(YOUR TASK)
Lines in the records below that contain the word "calculus" must each be copied.

(GIVEN RECORDS)
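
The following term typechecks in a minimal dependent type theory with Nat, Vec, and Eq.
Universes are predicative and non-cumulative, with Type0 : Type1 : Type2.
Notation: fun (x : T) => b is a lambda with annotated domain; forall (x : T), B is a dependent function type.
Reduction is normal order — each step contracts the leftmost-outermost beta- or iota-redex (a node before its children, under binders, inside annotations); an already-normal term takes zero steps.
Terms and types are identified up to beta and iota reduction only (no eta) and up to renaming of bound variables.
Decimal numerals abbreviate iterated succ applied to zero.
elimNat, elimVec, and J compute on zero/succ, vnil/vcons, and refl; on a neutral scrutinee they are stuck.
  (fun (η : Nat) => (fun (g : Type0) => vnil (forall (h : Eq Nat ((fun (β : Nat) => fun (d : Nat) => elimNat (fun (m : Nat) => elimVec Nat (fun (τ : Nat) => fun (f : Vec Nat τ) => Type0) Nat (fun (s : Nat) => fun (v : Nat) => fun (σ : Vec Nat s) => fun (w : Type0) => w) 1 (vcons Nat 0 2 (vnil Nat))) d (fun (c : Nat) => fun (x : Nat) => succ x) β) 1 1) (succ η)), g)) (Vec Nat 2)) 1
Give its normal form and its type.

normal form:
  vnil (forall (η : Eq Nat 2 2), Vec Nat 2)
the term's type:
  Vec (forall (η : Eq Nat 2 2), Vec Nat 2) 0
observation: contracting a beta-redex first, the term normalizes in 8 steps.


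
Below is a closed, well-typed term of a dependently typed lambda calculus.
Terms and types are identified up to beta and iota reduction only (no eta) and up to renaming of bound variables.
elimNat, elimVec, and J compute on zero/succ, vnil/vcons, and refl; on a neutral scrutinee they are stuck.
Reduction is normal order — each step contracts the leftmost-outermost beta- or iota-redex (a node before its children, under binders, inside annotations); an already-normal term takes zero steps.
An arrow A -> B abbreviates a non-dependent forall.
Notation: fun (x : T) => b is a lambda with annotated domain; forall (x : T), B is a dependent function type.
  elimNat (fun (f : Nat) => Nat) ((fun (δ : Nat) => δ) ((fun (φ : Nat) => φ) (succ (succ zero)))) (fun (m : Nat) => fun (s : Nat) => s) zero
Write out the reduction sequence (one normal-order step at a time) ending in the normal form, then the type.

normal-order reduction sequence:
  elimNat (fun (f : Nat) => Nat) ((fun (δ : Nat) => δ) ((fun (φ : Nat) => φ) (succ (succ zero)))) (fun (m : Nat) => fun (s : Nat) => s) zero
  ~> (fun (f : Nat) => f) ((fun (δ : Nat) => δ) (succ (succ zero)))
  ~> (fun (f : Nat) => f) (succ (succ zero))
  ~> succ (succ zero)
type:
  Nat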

---

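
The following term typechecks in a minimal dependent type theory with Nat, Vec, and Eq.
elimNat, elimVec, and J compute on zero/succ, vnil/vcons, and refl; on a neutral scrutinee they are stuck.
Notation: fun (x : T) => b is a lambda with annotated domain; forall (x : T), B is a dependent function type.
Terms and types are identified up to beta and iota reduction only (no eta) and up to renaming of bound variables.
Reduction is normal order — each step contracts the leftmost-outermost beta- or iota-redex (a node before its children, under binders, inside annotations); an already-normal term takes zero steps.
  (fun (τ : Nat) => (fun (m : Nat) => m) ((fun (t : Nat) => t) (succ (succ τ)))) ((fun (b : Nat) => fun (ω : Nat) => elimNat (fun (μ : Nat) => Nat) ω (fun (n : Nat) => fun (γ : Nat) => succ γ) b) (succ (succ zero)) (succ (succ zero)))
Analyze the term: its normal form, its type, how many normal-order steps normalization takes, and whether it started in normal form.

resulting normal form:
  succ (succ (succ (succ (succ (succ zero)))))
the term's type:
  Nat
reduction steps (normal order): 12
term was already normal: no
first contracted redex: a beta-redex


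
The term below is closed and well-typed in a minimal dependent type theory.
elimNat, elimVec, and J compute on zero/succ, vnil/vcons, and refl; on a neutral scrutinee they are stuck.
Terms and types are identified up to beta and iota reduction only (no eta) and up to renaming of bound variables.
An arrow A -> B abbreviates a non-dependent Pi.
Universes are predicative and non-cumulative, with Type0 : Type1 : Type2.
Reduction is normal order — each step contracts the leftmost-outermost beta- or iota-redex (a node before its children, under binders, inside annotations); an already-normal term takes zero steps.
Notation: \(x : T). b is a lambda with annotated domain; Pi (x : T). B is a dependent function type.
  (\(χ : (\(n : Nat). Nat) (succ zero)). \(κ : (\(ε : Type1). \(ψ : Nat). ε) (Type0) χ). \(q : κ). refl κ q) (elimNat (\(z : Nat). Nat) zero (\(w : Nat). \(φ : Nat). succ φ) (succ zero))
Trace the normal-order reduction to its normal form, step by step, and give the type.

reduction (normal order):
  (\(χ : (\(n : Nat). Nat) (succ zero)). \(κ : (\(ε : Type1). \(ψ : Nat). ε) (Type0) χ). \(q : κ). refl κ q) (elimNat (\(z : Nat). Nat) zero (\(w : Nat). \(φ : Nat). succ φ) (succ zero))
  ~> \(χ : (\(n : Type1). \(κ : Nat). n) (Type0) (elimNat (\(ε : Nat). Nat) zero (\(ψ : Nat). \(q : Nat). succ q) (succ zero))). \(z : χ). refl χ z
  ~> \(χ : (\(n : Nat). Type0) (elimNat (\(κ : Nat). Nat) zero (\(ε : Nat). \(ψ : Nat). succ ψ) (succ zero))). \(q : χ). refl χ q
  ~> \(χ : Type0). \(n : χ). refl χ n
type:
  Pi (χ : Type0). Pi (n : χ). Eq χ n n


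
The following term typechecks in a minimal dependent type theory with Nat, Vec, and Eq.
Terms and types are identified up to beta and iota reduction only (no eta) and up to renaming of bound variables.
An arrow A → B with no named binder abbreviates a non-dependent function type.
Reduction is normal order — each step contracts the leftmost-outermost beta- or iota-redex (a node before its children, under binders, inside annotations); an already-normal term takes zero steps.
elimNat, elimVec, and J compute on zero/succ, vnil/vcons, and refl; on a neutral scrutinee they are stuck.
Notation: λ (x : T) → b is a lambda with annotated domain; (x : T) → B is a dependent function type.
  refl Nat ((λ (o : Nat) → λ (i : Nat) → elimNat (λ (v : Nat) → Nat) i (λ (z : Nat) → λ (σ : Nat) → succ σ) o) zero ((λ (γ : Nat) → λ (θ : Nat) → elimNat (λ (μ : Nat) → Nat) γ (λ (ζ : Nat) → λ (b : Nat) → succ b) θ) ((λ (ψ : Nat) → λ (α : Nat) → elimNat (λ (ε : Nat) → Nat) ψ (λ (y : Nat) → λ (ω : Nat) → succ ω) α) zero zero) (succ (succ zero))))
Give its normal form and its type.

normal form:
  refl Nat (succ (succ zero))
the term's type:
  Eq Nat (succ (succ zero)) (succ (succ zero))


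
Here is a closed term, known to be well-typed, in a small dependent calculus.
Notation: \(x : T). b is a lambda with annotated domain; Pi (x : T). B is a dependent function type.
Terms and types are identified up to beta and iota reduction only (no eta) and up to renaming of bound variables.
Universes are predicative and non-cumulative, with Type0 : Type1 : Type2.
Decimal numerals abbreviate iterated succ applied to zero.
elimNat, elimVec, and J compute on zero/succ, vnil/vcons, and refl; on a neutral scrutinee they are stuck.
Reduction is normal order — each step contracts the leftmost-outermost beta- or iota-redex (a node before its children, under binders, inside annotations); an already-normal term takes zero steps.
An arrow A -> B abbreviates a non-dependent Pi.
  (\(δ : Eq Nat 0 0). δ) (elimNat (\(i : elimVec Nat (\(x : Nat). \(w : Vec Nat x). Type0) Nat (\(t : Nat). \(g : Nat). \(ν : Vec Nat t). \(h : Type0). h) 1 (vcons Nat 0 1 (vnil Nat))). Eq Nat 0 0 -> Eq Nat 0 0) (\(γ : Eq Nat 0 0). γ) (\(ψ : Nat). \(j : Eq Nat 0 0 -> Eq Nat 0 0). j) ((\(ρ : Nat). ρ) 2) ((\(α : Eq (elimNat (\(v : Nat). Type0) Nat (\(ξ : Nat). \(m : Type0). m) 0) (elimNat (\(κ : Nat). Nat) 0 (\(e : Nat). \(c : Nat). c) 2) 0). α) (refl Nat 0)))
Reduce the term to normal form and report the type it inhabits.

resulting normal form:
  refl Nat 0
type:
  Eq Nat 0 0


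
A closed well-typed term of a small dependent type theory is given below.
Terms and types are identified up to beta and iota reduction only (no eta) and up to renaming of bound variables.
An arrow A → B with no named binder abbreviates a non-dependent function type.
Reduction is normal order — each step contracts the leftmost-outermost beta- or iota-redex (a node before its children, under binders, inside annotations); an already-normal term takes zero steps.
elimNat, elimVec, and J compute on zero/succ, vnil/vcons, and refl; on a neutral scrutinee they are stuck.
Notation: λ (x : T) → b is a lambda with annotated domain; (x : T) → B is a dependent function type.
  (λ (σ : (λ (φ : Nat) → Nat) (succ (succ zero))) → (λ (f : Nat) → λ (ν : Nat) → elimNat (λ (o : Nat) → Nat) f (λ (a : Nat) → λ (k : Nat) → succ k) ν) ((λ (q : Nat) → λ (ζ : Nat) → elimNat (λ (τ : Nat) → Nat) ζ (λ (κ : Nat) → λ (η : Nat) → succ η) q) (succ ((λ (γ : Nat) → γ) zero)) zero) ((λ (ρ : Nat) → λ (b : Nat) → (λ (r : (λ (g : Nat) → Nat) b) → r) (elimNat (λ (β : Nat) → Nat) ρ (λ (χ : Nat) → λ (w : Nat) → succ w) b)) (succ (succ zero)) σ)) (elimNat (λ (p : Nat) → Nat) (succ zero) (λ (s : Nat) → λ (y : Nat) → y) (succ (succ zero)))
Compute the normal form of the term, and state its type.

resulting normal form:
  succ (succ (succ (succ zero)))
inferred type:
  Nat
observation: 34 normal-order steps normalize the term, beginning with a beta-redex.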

(ANSWER TO THIS EXERCISE)
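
Below is a closed, well-typed term of a dependently typed lambda calculus.
Here is a closed term, known to be well-typed, in a small dependent calculus.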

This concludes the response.